====== DATA EXTRACT ======

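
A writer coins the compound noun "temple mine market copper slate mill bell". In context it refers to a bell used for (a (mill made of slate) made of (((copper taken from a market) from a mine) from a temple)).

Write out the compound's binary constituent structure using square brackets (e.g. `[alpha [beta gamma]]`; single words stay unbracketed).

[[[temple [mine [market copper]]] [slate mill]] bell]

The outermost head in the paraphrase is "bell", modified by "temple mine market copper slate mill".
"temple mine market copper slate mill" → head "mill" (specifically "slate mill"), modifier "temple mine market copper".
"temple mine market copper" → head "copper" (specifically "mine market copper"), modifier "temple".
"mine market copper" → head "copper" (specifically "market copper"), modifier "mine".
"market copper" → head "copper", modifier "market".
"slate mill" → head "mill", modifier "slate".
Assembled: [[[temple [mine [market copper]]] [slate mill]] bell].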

======
====== DATA EXTRACT ======

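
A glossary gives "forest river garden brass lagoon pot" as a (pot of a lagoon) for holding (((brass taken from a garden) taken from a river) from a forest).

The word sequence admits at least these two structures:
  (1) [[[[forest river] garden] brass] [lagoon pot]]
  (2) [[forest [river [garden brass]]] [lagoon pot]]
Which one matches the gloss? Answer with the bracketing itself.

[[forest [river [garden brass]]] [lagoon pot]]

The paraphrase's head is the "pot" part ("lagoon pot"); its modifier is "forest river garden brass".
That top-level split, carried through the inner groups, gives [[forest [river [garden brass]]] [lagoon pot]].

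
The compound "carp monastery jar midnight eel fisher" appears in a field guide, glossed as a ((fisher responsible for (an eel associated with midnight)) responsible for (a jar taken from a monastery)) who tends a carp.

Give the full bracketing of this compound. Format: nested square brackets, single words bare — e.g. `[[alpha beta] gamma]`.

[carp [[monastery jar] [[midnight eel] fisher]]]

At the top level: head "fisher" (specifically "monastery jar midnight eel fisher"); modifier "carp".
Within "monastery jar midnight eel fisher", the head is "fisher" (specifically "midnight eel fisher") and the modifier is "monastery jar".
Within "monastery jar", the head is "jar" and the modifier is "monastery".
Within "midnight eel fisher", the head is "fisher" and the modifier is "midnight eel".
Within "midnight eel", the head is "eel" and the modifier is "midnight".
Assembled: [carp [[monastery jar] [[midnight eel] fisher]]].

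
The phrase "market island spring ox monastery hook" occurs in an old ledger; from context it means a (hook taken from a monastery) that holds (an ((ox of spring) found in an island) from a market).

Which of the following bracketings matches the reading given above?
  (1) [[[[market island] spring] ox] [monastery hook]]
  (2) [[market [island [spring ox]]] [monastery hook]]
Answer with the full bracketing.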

======

### EXERCISE GOAL
Given the records above, restate word for word only the lines starting at the one with "Which of the" and ending at the one with "Answer with the full bracketing.".

### EXERCISE SOLUTION
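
Which of the following bracketings matches the reading given above?
  (1) [[[[market island] spring] ox] [monastery hook]]
  (2) [[market [island [spring ox]]] [monastery hook]]
Answer with the full bracketing.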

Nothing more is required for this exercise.